Copy out, exactly, the first line of the entries below and every line after it through the one containing "ℒ[-3*exp(t)*cosh(t)](s) 3*(1 - s)/(s*(s - 2))".
/---
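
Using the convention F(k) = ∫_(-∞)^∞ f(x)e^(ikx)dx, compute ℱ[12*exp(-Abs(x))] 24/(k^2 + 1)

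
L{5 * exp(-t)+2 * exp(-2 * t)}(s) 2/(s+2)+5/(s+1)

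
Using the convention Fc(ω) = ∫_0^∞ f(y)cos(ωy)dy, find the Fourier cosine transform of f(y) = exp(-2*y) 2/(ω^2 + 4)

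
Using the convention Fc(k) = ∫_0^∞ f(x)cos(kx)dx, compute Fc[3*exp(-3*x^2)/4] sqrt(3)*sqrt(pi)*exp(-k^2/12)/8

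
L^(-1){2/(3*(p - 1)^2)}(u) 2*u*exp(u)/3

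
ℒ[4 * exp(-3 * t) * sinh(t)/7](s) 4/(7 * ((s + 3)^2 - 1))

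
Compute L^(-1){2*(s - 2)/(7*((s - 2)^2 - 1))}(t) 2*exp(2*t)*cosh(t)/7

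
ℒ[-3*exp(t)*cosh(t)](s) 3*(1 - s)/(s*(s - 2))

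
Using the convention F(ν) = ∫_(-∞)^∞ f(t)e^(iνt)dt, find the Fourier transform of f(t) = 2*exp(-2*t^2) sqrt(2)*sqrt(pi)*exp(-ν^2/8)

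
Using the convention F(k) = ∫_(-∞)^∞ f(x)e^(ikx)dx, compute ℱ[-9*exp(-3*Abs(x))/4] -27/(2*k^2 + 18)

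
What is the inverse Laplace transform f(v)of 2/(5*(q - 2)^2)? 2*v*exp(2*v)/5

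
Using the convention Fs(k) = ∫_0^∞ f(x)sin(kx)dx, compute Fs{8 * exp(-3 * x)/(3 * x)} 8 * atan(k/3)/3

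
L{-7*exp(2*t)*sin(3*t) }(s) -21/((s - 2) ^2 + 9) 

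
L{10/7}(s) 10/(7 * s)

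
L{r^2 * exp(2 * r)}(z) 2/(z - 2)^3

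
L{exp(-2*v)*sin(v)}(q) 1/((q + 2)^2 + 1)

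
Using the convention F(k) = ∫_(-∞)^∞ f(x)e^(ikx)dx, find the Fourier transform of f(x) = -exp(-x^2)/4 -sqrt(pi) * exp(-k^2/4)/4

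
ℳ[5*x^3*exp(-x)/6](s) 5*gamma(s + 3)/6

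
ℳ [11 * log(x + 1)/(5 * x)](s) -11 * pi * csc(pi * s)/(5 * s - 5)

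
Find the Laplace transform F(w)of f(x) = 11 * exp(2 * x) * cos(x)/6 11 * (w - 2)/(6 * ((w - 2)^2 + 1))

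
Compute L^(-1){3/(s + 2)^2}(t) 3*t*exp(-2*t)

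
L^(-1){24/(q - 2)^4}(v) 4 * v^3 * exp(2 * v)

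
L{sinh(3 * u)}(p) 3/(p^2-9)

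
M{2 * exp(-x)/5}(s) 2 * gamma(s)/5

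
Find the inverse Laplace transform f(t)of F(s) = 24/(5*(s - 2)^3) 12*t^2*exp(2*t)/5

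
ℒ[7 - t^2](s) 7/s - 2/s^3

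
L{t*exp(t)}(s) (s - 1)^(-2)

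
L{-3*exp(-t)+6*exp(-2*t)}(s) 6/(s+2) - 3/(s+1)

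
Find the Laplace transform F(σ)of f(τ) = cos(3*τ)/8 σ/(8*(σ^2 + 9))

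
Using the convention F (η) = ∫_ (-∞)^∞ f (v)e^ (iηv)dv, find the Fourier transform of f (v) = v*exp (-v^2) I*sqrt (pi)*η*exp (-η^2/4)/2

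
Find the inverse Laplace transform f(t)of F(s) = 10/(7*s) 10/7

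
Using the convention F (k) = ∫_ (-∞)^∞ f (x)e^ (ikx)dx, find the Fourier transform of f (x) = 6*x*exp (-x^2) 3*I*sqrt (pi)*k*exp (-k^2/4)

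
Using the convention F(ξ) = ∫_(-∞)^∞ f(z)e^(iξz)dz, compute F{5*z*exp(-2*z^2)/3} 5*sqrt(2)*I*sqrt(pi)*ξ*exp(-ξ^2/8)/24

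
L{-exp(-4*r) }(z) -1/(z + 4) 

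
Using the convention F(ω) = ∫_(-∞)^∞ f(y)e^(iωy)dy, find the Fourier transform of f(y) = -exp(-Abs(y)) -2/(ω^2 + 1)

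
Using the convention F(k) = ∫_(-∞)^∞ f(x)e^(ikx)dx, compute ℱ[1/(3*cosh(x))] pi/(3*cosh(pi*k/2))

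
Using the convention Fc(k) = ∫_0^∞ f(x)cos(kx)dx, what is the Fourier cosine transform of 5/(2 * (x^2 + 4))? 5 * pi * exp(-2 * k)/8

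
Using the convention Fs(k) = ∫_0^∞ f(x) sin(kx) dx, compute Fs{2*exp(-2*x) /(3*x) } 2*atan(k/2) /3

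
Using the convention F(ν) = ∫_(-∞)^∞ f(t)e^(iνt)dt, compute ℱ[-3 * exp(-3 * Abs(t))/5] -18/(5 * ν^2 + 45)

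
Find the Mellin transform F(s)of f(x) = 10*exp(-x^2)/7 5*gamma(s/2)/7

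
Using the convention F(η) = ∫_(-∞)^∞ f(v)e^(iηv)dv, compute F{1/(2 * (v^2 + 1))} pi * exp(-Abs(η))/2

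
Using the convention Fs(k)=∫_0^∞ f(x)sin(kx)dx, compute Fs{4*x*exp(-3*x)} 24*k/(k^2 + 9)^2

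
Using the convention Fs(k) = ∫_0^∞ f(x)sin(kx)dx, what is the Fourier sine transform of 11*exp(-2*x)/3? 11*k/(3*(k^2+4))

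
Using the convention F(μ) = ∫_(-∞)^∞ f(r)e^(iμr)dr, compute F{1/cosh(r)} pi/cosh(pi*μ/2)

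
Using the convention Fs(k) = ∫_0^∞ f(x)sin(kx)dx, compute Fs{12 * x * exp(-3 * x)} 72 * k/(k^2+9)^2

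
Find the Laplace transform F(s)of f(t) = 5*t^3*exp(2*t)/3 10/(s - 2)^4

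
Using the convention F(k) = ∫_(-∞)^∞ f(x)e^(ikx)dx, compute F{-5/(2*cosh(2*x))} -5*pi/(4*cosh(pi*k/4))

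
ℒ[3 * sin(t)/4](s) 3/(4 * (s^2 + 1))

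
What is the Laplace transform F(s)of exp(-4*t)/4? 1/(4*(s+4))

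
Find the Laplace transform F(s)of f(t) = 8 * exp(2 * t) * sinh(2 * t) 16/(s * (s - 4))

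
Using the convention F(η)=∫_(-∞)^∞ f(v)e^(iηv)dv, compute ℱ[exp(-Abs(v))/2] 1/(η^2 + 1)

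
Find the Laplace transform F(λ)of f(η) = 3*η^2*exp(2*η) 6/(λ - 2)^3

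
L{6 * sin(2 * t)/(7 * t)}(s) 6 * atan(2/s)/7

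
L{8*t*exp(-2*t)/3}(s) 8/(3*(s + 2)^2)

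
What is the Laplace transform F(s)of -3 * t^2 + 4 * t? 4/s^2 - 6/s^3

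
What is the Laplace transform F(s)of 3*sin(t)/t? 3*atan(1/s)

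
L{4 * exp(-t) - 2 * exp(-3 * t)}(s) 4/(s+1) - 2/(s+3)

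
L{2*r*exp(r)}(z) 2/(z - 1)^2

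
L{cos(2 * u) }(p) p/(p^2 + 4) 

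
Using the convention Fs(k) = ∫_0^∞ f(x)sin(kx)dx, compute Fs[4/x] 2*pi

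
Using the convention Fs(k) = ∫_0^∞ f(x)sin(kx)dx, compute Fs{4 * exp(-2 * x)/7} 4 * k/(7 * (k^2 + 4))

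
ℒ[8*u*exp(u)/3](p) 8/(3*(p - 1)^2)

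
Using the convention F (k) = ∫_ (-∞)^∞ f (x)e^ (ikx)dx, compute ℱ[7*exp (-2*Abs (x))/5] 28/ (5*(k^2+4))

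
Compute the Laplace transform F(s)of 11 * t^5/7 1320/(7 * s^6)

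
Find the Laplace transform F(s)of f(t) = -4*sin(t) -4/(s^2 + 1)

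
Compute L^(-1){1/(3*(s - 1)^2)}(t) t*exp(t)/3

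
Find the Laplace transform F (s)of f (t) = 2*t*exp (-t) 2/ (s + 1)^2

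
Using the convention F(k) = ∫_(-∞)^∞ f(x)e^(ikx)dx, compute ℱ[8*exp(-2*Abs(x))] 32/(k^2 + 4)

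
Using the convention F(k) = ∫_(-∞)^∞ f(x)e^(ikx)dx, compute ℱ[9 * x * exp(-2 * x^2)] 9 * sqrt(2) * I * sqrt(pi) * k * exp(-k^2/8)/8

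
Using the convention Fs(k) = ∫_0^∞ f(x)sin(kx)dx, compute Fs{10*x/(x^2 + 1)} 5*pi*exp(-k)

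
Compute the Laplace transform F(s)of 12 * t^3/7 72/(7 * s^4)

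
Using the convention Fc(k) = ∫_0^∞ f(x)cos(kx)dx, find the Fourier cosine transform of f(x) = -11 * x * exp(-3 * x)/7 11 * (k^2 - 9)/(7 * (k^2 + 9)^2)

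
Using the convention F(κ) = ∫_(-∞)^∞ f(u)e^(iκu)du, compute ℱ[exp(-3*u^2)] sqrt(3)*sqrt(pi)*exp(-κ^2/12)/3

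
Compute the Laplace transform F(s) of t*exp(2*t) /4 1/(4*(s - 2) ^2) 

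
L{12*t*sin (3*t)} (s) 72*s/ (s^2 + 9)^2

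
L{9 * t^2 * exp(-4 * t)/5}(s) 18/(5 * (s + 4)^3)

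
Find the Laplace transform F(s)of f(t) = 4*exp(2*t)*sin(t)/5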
\---
_SOLVED PROBLEM_:
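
Using the convention F(k) = ∫_(-∞)^∞ f(x)e^(ikx)dx, compute ℱ[12*exp(-Abs(x))] 24/(k^2 + 1)

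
L{5 * exp(-t)+2 * exp(-2 * t)}(s) 2/(s+2)+5/(s+1)

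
Using the convention Fc(ω) = ∫_0^∞ f(y)cos(ωy)dy, find the Fourier cosine transform of f(y) = exp(-2*y) 2/(ω^2 + 4)

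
Using the convention Fc(k) = ∫_0^∞ f(x)cos(kx)dx, compute Fc[3*exp(-3*x^2)/4] sqrt(3)*sqrt(pi)*exp(-k^2/12)/8

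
L^(-1){2/(3*(p - 1)^2)}(u) 2*u*exp(u)/3

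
ℒ[4 * exp(-3 * t) * sinh(t)/7](s) 4/(7 * ((s + 3)^2 - 1))

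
Compute L^(-1){2*(s - 2)/(7*((s - 2)^2 - 1))}(t) 2*exp(2*t)*cosh(t)/7

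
ℒ[-3*exp(t)*cosh(t)](s) 3*(1 - s)/(s*(s - 2))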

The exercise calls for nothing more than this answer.